- _RECORDS TO PROCESS_
---*---

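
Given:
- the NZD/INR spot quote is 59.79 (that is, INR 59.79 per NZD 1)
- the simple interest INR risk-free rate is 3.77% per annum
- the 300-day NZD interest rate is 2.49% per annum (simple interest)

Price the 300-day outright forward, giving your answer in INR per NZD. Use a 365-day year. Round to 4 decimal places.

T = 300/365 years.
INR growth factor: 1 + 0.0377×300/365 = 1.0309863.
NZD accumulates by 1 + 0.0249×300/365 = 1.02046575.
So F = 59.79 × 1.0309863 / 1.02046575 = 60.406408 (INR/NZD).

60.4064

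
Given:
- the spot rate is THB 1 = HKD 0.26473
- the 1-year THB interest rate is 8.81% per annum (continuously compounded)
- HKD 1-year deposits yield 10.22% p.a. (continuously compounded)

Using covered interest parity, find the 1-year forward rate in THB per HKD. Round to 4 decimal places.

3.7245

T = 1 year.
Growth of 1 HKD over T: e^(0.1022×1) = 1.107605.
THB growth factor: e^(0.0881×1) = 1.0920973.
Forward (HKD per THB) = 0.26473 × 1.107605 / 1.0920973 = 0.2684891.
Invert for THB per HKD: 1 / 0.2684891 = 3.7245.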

---*---

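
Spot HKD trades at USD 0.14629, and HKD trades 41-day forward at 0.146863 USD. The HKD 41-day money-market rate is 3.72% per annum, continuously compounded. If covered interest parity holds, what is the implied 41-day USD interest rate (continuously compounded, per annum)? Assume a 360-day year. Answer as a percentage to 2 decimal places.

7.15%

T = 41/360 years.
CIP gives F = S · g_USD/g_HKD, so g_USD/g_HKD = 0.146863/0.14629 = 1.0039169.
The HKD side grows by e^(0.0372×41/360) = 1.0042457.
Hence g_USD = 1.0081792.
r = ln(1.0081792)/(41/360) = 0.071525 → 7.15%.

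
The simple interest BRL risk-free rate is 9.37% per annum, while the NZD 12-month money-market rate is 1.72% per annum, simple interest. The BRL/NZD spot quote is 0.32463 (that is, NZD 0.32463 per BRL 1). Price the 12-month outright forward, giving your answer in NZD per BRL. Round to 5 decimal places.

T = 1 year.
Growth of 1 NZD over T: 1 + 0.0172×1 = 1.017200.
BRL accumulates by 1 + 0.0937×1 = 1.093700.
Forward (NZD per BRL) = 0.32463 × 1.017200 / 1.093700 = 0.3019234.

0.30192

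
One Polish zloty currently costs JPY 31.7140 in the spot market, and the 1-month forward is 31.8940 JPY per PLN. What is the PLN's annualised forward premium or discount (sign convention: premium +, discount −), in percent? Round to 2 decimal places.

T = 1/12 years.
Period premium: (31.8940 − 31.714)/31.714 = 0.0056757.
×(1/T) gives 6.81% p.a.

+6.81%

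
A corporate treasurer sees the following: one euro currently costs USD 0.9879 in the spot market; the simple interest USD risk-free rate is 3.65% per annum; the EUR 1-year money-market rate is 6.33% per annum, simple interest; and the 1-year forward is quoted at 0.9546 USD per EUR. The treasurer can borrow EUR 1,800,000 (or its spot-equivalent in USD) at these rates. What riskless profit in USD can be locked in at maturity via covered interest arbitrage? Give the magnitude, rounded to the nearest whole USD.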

---*---

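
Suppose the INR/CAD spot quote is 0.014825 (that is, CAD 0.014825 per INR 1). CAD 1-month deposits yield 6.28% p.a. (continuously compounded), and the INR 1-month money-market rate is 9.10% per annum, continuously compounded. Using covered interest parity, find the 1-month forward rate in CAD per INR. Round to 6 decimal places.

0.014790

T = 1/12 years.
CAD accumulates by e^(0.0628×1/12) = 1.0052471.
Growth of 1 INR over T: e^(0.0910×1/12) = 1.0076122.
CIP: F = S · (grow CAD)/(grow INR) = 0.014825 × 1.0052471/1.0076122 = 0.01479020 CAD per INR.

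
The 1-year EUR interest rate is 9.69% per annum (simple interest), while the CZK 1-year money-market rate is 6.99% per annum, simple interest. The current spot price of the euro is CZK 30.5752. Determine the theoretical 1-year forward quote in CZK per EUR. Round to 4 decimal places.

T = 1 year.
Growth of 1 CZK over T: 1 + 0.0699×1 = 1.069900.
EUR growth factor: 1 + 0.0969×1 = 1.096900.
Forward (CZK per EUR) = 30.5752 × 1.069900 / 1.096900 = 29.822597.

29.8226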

---*---

- _PROBLEM_
Start with the line above that contains "- the spot rate is THB 1 = HKD 0.26473" and stop after the line that contains "- HKD 1-year". Output those lines exactly, and only those.

- _TASK RESPONSE_
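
- the spot rate is THB 1 = HKD 0.26473
- the 1-year THB interest rate is 8.81% per annum (continuously compounded)
- HKD 1-year deposits yield 10.22% p.a. (continuously compounded)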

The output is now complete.